» Given information:
+-------+

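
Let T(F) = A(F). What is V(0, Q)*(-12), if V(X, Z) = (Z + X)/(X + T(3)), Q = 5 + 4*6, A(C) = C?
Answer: -116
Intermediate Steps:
T(F) = F
Q = 29 (Q = 5 + 24 = 29)
V(X, Z) = (X + Z)/(3 + X) (V(X, Z) = (Z + X)/(X + 3) = (X + Z)/(3 + X))
V(0, Q)*(-12) = ((0 + 29)/(3 + 0))*(-12) = (29/3)*(-12) = -116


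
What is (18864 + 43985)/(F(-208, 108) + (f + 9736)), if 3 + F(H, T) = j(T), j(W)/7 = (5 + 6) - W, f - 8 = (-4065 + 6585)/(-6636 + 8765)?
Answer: 133805521/19295518 ≈ 6.9345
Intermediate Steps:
f = 19552/2129 (f = 8 + (-4065 + 6585)/(-6636 + 8765) = 8 + 2520/2129 = 19552/2129 ≈ 9.1837)
j(W) = 77 - 7*W (j(W) = 7*((5 + 6) - W) = 7*(11 - W) = 77 - 7*W)
F(H, T) = 74 - 7*T (F(H, T) = -3 + (77 - 7*T) = 74 - 7*T)
(18864 + 43985)/(F(-208, 108) + (f + 9736)) = (18864 + 43985)/((74 - 7*108) + (19552/2129 + 9736)) = 62849/((74 - 756) + 20747496/2129) = 62849/(-682 + 20747496/2129) = 62849/(19295518/2129) = 62849*(2129/19295518) = 133805521/19295518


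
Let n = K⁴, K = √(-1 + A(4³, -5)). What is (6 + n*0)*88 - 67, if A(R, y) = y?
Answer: 461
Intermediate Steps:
K = I*√6 (K = √(-1 - 5) = √(-6) = I*√6 ≈ 2.4495*I)
n = 36 (n = (I*√6)⁴ = 36)
(6 + n*0)*88 - 67 = (6 + 36*0)*88 - 67 = (6 + 0)*88 - 67 = 6*88 - 67 = 528 - 67 = 461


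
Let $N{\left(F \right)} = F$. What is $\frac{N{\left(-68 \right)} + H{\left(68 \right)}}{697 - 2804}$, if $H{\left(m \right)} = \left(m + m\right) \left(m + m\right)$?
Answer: $- \frac{18428}{2107} \approx -8.7461$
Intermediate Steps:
$H{\left(m \right)} = 4 m^{2}$ ($H{\left(m \right)} = 2 m 2 m = 4 m^{2}$)
$\frac{N{\left(-68 \right)} + H{\left(68 \right)}}{697 - 2804} = \frac{-68 + 4 \cdot 68^{2}}{697 - 2804} = \frac{-68 + 4 \cdot 4624}{-2107} = \left(-68 + 18496\right) \left(- \frac{1}{2107}\right) = 18428 \left(- \frac{1}{2107}\right) = - \frac{18428}{2107}$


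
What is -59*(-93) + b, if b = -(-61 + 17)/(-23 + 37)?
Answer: 38431/7 ≈ 5490.1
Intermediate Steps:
b = 22/7 (b = -(-44)/14 = -1*(-22/7) = 22/7 ≈ 3.1429)
-59*(-93) + b = -59*(-93) + 22/7 = 5487 + 22/7 = 38431/7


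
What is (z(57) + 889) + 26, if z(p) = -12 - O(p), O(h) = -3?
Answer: 906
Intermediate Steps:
z(p) = -9 (z(p) = -12 - 1*(-3) = -12 + 3 = -9)
(z(57) + 889) + 26 = (-9 + 889) + 26 = 880 + 26 = 906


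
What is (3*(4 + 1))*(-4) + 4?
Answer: -56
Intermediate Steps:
(3*(4 + 1))*(-4) + 4 = (3*5)*(-4) + 4 = 15*(-4) + 4 = -60 + 4 = -56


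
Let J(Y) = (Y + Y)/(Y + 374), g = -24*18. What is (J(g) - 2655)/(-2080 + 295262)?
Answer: -76563/8502278 ≈ -0.0090050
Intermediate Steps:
g = -432
J(Y) = 2*Y/(374 + Y) (J(Y) = (2*Y)/(374 + Y) = 2*Y/(374 + Y))
(J(g) - 2655)/(-2080 + 295262) = (2*(-432)/(374 - 432) - 2655)/(-2080 + 295262) = (2*(-432)/(-58) - 2655)/293182 = (2*(-432)*(-1/58) - 2655)*(1/293182) = (432/29 - 2655)*(1/293182) = -76563/29*1/293182 = -76563/8502278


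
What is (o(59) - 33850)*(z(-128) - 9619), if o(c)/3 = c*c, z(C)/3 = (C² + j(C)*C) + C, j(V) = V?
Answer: -2066861507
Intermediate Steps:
z(C) = 3*C + 6*C² (z(C) = 3*((C² + C*C) + C) = 3*((C² + C²) + C) = 3*(2*C² + C) = 3*(C + 2*C²) = 3*C + 6*C²)
o(c) = 3*c² (o(c) = 3*(c*c) = 3*c²)
(o(59) - 33850)*(z(-128) - 9619) = (3*59² - 33850)*(3*(-128)*(1 + 2*(-128)) - 9619) = (3*3481 - 33850)*(3*(-128)*(1 - 256) - 9619) = (10443 - 33850)*(3*(-128)*(-255) - 9619) = -23407*(97920 - 9619) = -23407*88301 = -2066861507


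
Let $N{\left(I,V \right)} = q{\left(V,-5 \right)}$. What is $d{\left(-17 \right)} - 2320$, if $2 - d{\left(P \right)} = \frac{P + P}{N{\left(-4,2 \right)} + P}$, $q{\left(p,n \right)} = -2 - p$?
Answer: $- \frac{48712}{21} \approx -2319.6$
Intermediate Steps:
$N{\left(I,V \right)} = -2 - V$
$d{\left(P \right)} = 2 - \frac{2 P}{-4 + P}$ ($d{\left(P \right)} = 2 - \frac{P + P}{\left(-2 - 2\right) + P} = 2 - \frac{2 P}{\left(-2 - 2\right) + P} = 2 - \frac{2 P}{-4 + P}$)
$d{\left(-17 \right)} - 2320 = - \frac{8}{-4 - 17} - 2320 = - \frac{8}{-21} - 2320 = \left(-8\right) \left(- \frac{1}{21}\right) - 2320 = \frac{8}{21} - 2320 = - \frac{48712}{21}$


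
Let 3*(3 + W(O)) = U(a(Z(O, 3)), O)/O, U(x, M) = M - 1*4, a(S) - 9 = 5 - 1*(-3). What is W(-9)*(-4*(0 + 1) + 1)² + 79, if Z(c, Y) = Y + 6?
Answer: 169/3 ≈ 56.333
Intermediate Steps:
Z(c, Y) = 6 + Y
a(S) = 17 (a(S) = 9 + (5 - 1*(-3)) = 9 + (5 + 3) = 9 + 8 = 17)
U(x, M) = -4 + M (U(x, M) = M - 4 = -4 + M)
W(O) = -3 + (-4 + O)/(3*O) (W(O) = -3 + ((-4 + O)/O)/3 = -3 + (-4 + O)/(3*O))
W(-9)*(-4*(0 + 1) + 1)² + 79 = ((4/3)*(-1 - 2*(-9))/(-9))*(-4*(0 + 1) + 1)² + 79 = ((4/3)*(-⅑)*(-1 + 18))*(-4*1 + 1)² + 79 = ((4/3)*(-⅑)*17)*(-4 + 1)² + 79 = -68/27*(-3)² + 79 = -68/27*9 + 79 = -68/3 + 79 = 169/3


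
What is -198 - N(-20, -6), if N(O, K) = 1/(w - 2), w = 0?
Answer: -395/2 ≈ -197.50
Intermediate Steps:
N(O, K) = -½ (N(O, K) = 1/(0 - 2) = 1/(-2) = -½)
-198 - N(-20, -6) = -198 - 1*(-½) = -198 + ½ = -395/2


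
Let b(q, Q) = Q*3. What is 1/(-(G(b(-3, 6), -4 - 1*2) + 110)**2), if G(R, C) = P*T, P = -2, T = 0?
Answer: -1/12100 ≈ -8.2645e-5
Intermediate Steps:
b(q, Q) = 3*Q
G(R, C) = 0 (G(R, C) = -2*0 = 0)
1/(-(G(b(-3, 6), -4 - 1*2) + 110)**2) = 1/(-(0 + 110)**2) = 1/(-1*110**2) = 1/(-1*12100) = 1/(-12100) = -1/12100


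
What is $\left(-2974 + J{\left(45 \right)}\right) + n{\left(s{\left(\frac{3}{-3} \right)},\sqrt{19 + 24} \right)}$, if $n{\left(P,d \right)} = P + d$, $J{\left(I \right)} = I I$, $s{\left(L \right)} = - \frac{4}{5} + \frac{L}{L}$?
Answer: $- \frac{4744}{5} + \sqrt{43} \approx -942.24$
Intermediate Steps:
$s{\left(L \right)} = \frac{1}{5}$ ($s{\left(L \right)} = \left(-4\right) \frac{1}{5} + 1 = - \frac{4}{5} + 1 = \frac{1}{5}$)
$J{\left(I \right)} = I^{2}$
$\left(-2974 + J{\left(45 \right)}\right) + n{\left(s{\left(\frac{3}{-3} \right)},\sqrt{19 + 24} \right)} = \left(-2974 + 45^{2}\right) + \left(\frac{1}{5} + \sqrt{19 + 24}\right) = \left(-2974 + 2025\right) + \left(\frac{1}{5} + \sqrt{43}\right) = -949 + \left(\frac{1}{5} + \sqrt{43}\right) = - \frac{4744}{5} + \sqrt{43}$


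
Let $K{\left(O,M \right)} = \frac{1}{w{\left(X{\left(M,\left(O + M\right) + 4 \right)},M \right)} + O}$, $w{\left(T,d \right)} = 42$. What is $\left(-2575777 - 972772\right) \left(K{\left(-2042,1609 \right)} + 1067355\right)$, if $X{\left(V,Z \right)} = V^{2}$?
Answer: $- \frac{7575123032241451}{2000} \approx -3.7876 \cdot 10^{12}$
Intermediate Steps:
$K{\left(O,M \right)} = \frac{1}{42 + O}$
$\left(-2575777 - 972772\right) \left(K{\left(-2042,1609 \right)} + 1067355\right) = \left(-2575777 - 972772\right) \left(\frac{1}{42 - 2042} + 1067355\right) = - 3548549 \left(\frac{1}{-2000} + 1067355\right) = - 3548549 \left(- \frac{1}{2000} + 1067355\right) = \left(-3548549\right) \frac{2134709999}{2000} = - \frac{7575123032241451}{2000}$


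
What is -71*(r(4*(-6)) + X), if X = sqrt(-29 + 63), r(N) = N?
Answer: 1704 - 71*sqrt(34) ≈ 1290.0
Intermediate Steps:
X = sqrt(34) ≈ 5.8309
-71*(r(4*(-6)) + X) = -71*(4*(-6) + sqrt(34)) = -71*(-24 + sqrt(34)) = 1704 - 71*sqrt(34)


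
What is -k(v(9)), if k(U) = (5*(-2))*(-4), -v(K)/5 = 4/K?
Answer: -40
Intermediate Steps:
v(K) = -20/K
k(U) = 40 (k(U) = -10*(-4) = 40)
-k(v(9)) = -1*40 = -40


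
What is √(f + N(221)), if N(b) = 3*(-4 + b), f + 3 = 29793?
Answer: √30441 ≈ 174.47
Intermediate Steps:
f = 29790 (f = -3 + 29793 = 29790)
N(b) = -12 + 3*b
√(f + N(221)) = √(29790 + (-12 + 3*221)) = √(29790 + (-12 + 663)) = √(29790 + 651) = √30441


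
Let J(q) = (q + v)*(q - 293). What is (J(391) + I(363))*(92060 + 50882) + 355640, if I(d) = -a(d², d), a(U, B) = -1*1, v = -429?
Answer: -531817426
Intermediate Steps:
a(U, B) = -1
J(q) = (-429 + q)*(-293 + q) (J(q) = (q - 429)*(q - 293) = (-429 + q)*(-293 + q))
I(d) = 1 (I(d) = -1*(-1) = 1)
(J(391) + I(363))*(92060 + 50882) + 355640 = ((125697 + 391² - 722*391) + 1)*(92060 + 50882) + 355640 = ((125697 + 152881 - 282302) + 1)*142942 + 355640 = (-3724 + 1)*142942 + 355640 = -3723*142942 + 355640 = -532173066 + 355640 = -531817426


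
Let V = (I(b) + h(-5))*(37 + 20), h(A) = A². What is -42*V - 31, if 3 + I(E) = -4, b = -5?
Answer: -43123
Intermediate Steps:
I(E) = -7 (I(E) = -3 - 4 = -7)
V = 1026 (V = (-7 + (-5)²)*(37 + 20) = (-7 + 25)*57 = 18*57 = 1026)
-42*V - 31 = -42*1026 - 31 = -43092 - 31 = -43123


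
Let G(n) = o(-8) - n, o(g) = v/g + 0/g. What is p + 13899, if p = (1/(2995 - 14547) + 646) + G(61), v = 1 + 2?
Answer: 167314835/11552 ≈ 14484.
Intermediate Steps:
v = 3
o(g) = 3/g (o(g) = 3/g + 0/g = 3/g + 0 = 3/g)
G(n) = -3/8 - n (G(n) = 3/(-8) - n = 3*(-⅛) - n = -3/8 - n)
p = 6753587/11552 (p = (1/(2995 - 14547) + 646) + (-3/8 - 1*61) = (1/(-11552) + 646) + (-3/8 - 61) = (-1/11552 + 646) - 491/8 = 7462591/11552 - 491/8 = 6753587/11552 ≈ 584.63)
p + 13899 = 6753587/11552 + 13899 = 167314835/11552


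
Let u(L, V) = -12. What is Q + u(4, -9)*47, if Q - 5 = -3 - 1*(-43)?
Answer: -519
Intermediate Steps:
Q = 45 (Q = 5 + (-3 - 1*(-43)) = 5 + (-3 + 43) = 5 + 40 = 45)
Q + u(4, -9)*47 = 45 - 12*47 = 45 - 564 = -519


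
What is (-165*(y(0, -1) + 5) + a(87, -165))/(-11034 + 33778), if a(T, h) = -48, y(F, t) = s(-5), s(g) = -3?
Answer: -189/11372 ≈ -0.016620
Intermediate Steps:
y(F, t) = -3
(-165*(y(0, -1) + 5) + a(87, -165))/(-11034 + 33778) = (-165*(-3 + 5) - 48)/(-11034 + 33778) = (-165*2 - 48)/22744 = (-330 - 48)*(1/22744) = -378*1/22744 = -189/11372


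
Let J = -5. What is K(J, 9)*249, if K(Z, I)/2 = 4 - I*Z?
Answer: 24402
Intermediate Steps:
K(Z, I) = 8 - 2*I*Z (K(Z, I) = 2*(4 - I*Z) = 8 - 2*I*Z)
K(J, 9)*249 = (8 - 2*9*(-5))*249 = (8 + 90)*249 = 98*249 = 24402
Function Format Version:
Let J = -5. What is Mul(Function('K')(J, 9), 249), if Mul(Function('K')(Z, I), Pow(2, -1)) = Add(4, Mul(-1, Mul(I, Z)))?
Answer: 24402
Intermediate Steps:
Function('K')(Z, I) = Add(8, Mul(-2, I, Z)) (Function('K')(Z, I) = Mul(2, Add(4, Mul(-1, Mul(I, Z)))) = Mul(2, Add(4, Mul(-1, I, Z))) = Add(8, Mul(-2, I, Z)))
Mul(Function('K')(J, 9), 249) = Mul(Add(8, Mul(-2, 9, -5)), 249) = Mul(Add(8, 90), 249) = Mul(98, 249) = 24402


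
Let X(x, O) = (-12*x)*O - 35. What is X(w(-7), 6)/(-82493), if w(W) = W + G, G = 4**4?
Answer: 17963/82493 ≈ 0.21775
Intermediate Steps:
G = 256
w(W) = 256 + W (w(W) = W + 256 = 256 + W)
X(x, O) = -35 - 12*O*x (X(x, O) = -12*O*x - 35 = -35 - 12*O*x)
X(w(-7), 6)/(-82493) = (-35 - 12*6*(256 - 7))/(-82493) = (-35 - 12*6*249)*(-1/82493) = (-35 - 17928)*(-1/82493) = -17963*(-1/82493) = 17963/82493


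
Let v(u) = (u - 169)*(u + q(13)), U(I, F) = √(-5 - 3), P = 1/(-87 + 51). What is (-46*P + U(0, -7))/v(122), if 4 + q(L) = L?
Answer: -23/110826 - 2*I*√2/6157 ≈ -0.00020753 - 0.00045938*I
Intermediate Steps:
P = -1/36 (P = 1/(-36) = -1/36 ≈ -0.027778)
U(I, F) = 2*I*√2 (U(I, F) = √(-8) = 2*I*√2)
q(L) = -4 + L
v(u) = (-169 + u)*(9 + u) (v(u) = (u - 169)*(u + (-4 + 13)) = (-169 + u)*(u + 9) = (-169 + u)*(9 + u))
(-46*P + U(0, -7))/v(122) = (-46*(-1/36) + 2*I*√2)/(-1521 + 122² - 160*122) = (23/18 + 2*I*√2)/(-1521 + 14884 - 19520) = (23/18 + 2*I*√2)/(-6157) = (23/18 + 2*I*√2)*(-1/6157) = -23/110826 - 2*I*√2/6157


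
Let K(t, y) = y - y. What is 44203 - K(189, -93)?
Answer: 44203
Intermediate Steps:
K(t, y) = 0
44203 - K(189, -93) = 44203 - 1*0 = 44203 + 0 = 44203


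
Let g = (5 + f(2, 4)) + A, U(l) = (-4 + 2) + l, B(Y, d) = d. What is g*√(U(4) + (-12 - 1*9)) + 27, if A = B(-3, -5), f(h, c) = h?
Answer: 27 + 2*I*√19 ≈ 27.0 + 8.7178*I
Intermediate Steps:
A = -5
U(l) = -2 + l
g = 2 (g = (5 + 2) - 5 = 7 - 5 = 2)
g*√(U(4) + (-12 - 1*9)) + 27 = 2*√((-2 + 4) + (-12 - 1*9)) + 27 = 2*√(2 + (-12 - 9)) + 27 = 2*√(2 - 21) + 27 = 2*√(-19) + 27 = 2*(I*√19) + 27 = 2*I*√19 + 27 = 27 + 2*I*√19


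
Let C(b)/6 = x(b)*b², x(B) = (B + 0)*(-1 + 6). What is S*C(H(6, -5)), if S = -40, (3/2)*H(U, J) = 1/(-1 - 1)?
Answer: 400/9 ≈ 44.444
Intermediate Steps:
H(U, J) = -⅓ (H(U, J) = 2/(3*(-1 - 1)) = (⅔)/(-2) = (⅔)*(-½) = -⅓)
x(B) = 5*B (x(B) = B*5 = 5*B)
C(b) = 30*b³ (C(b) = 6*((5*b)*b²) = 6*(5*b³) = 30*b³)
S*C(H(6, -5)) = -1200*(-⅓)³ = -1200*(-1)/27 = -40*(-10/9) = 400/9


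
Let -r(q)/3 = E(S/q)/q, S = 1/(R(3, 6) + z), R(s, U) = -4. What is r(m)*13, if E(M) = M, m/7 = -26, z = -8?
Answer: 1/10192 ≈ 9.8116e-5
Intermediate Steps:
m = -182 (m = 7*(-26) = -182)
S = -1/12 (S = 1/(-4 - 8) = 1/(-12) = -1/12 ≈ -0.083333)
r(q) = 1/(4*q²) (r(q) = -3*(-1/(12*q))/q = -(-1)/(4*q²) = 1/(4*q²))
r(m)*13 = ((¼)/(-182)²)*13 = ((¼)*(1/33124))*13 = (1/132496)*13 = 1/10192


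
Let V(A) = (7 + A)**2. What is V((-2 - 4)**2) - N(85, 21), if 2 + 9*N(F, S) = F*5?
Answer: 1802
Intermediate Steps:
N(F, S) = -2/9 + 5*F/9 (N(F, S) = -2/9 + (F*5)/9 = -2/9 + (5*F)/9 = -2/9 + 5*F/9)
V((-2 - 4)**2) - N(85, 21) = (7 + (-2 - 4)**2)**2 - (-2/9 + (5/9)*85) = (7 + (-6)**2)**2 - (-2/9 + 425/9) = (7 + 36)**2 - 1*47 = 43**2 - 47 = 1849 - 47 = 1802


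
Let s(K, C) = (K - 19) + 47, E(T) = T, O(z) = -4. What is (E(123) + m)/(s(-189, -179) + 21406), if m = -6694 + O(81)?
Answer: -1315/4249 ≈ -0.30948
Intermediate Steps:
s(K, C) = 28 + K (s(K, C) = (-19 + K) + 47 = 28 + K)
m = -6698 (m = -6694 - 4 = -6698)
(E(123) + m)/(s(-189, -179) + 21406) = (123 - 6698)/((28 - 189) + 21406) = -6575/(-161 + 21406) = -6575/21245 = -6575*1/21245 = -1315/4249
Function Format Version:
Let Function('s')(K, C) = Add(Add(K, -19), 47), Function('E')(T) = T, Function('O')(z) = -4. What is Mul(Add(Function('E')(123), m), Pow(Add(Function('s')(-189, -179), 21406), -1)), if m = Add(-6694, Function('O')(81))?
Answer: Rational(-1315, 4249) ≈ -0.30948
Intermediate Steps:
Function('s')(K, C) = Add(28, K) (Function('s')(K, C) = Add(Add(-19, K), 47) = Add(28, K))
m = -6698 (m = Add(-6694, -4) = -6698)
Mul(Add(Function('E')(123), m), Pow(Add(Function('s')(-189, -179), 21406), -1)) = Mul(Add(123, -6698), Pow(Add(Add(28, -189), 21406), -1)) = Mul(-6575, Pow(Add(-161, 21406), -1)) = Mul(-6575, Pow(21245, -1)) = Mul(-6575, Rational(1, 21245)) = Rational(-1315, 4249)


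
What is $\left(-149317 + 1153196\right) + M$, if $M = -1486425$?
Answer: $-482546$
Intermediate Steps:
$\left(-149317 + 1153196\right) + M = \left(-149317 + 1153196\right) - 1486425 = 1003879 - 1486425 = -482546$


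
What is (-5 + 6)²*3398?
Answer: 3398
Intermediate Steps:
(-5 + 6)²*3398 = 1²*3398 = 1*3398 = 3398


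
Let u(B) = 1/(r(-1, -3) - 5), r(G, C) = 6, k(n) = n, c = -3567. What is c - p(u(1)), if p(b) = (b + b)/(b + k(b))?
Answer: -3568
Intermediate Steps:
u(B) = 1 (u(B) = 1/(6 - 5) = 1/1 = 1)
p(b) = 1 (p(b) = (b + b)/(b + b) = (2*b)/((2*b)) = (2*b)*(1/(2*b)) = 1)
c - p(u(1)) = -3567 - 1*1 = -3567 - 1 = -3568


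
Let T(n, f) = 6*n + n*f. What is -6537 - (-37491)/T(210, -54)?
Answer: -21976817/3360 ≈ -6540.7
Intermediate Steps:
T(n, f) = 6*n + f*n
-6537 - (-37491)/T(210, -54) = -6537 - (-37491)/(210*(6 - 54)) = -6537 - (-37491)/(210*(-48)) = -6537 - (-37491)/(-10080) = -6537 - (-37491)*(-1)/10080 = -6537 - 1*12497/3360 = -6537 - 12497/3360 = -21976817/3360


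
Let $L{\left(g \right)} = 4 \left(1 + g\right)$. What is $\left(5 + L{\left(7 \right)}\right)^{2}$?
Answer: $1369$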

+-------+

» What to produce: Pull out every line from the one with "Answer: -21976817/3360 ≈ -6540.7" to the end of the listing, and output only those.

» Exercise response:
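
Answer: -21976817/3360 ≈ -6540.7
Intermediate Steps:
T(n, f) = 6*n + f*n
-6537 - (-37491)/T(210, -54) = -6537 - (-37491)/(210*(6 - 54)) = -6537 - (-37491)/(210*(-48)) = -6537 - (-37491)/(-10080) = -6537 - (-37491)*(-1)/10080 = -6537 - 1*12497/3360 = -6537 - 12497/3360 = -21976817/3360


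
Let $L{\left(g \right)} = 4 \left(1 + g\right)$. What is $\left(5 + L{\left(7 \right)}\right)^{2}$?
Answer: $1369$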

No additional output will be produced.